* **Exercise objective**:
Each line of the entries that mentions the string "propagation" needs to be reported.

═════ Available data ═════

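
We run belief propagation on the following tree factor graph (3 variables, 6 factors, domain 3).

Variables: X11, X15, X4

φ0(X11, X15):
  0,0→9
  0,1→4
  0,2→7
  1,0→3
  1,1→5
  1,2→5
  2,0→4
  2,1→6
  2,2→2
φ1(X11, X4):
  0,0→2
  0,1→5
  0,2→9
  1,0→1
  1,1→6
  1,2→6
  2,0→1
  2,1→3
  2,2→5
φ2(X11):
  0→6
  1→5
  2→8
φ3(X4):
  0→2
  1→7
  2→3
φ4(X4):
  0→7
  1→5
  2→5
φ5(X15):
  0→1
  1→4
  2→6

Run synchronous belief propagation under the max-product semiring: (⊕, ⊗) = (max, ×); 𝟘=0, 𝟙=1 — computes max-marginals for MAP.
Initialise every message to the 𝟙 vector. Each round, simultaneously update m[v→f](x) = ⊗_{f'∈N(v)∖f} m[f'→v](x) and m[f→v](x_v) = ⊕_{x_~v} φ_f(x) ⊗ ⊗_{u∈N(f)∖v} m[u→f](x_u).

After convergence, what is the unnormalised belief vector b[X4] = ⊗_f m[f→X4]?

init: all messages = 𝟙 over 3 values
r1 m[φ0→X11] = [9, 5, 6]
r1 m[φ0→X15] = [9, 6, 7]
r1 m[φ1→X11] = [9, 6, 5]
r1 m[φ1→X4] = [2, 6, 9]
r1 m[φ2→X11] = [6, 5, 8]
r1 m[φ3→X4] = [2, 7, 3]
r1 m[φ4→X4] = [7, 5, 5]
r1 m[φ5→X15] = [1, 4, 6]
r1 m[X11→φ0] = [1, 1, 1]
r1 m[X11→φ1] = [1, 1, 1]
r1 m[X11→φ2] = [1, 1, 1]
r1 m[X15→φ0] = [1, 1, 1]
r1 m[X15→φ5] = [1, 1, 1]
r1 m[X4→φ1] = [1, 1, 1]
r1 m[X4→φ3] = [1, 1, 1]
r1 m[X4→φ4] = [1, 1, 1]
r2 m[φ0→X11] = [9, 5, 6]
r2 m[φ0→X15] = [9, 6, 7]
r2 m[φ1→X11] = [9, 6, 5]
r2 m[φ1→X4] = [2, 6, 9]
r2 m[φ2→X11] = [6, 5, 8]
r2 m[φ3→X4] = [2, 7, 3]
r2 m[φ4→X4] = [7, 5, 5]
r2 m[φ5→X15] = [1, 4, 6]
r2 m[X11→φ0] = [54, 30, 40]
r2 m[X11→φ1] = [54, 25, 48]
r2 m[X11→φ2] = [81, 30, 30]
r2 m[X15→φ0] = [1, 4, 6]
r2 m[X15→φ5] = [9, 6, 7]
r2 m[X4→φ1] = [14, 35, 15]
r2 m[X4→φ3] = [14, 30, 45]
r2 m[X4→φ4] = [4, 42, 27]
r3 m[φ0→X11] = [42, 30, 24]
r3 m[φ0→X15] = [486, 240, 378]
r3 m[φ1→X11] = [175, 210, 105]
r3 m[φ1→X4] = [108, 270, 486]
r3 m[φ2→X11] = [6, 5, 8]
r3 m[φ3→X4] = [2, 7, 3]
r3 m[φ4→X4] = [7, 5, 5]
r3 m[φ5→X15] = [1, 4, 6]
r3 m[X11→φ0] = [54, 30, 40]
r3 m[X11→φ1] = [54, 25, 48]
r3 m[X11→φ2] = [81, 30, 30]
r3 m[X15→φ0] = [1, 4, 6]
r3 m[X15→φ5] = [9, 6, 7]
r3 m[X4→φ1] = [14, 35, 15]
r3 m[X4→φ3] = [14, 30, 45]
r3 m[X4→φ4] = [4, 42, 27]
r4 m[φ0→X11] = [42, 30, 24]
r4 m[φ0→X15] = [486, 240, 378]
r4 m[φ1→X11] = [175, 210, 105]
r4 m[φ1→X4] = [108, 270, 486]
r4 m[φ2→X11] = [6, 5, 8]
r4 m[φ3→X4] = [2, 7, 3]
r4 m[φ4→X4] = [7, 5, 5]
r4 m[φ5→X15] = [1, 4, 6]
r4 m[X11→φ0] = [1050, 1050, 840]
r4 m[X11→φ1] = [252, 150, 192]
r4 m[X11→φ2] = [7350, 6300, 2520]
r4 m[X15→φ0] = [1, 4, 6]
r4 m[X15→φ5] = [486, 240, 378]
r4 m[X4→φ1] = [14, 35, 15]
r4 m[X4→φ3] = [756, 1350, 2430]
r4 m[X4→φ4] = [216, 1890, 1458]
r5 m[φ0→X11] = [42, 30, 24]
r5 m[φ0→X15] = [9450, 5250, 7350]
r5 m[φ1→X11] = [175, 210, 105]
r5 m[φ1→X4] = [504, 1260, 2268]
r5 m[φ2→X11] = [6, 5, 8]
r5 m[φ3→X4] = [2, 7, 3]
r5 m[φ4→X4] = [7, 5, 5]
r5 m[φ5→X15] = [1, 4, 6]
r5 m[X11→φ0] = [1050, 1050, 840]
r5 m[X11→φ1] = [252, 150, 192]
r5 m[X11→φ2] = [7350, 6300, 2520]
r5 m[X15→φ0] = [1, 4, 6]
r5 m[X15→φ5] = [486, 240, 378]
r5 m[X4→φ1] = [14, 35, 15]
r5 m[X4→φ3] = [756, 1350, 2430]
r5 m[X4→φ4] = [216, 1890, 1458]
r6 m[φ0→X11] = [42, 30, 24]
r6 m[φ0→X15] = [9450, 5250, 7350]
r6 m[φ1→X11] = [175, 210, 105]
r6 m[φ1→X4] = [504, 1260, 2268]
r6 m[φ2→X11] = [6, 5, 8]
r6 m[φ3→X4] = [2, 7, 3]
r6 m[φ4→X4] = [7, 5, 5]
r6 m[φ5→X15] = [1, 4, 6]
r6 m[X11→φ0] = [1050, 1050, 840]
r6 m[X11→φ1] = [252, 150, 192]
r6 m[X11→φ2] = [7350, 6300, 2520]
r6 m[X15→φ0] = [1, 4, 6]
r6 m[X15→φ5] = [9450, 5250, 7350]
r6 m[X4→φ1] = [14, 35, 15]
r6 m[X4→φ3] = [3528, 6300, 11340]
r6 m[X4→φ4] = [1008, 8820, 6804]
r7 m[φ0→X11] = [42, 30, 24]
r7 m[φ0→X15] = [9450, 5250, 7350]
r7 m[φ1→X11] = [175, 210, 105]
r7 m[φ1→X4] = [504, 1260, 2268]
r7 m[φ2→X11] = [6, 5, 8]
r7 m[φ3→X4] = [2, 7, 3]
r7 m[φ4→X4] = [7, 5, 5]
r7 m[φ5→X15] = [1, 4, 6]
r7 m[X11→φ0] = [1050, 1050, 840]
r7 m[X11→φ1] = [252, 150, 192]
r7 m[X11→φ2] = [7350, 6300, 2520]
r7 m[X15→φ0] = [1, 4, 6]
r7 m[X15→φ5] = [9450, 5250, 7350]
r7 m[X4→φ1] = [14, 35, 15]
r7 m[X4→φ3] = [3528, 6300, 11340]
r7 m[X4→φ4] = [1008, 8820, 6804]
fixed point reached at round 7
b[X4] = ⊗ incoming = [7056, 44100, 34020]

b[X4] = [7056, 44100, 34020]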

═════

* **Answer space**:
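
We run belief propagation on the following tree factor graph (3 variables, 6 factors, domain 3).
Run synchronous belief propagation under the max-product semiring: (⊕, ⊗) = (max, ×); 𝟘=0, 𝟙=1 — computes max-marginals for MAP.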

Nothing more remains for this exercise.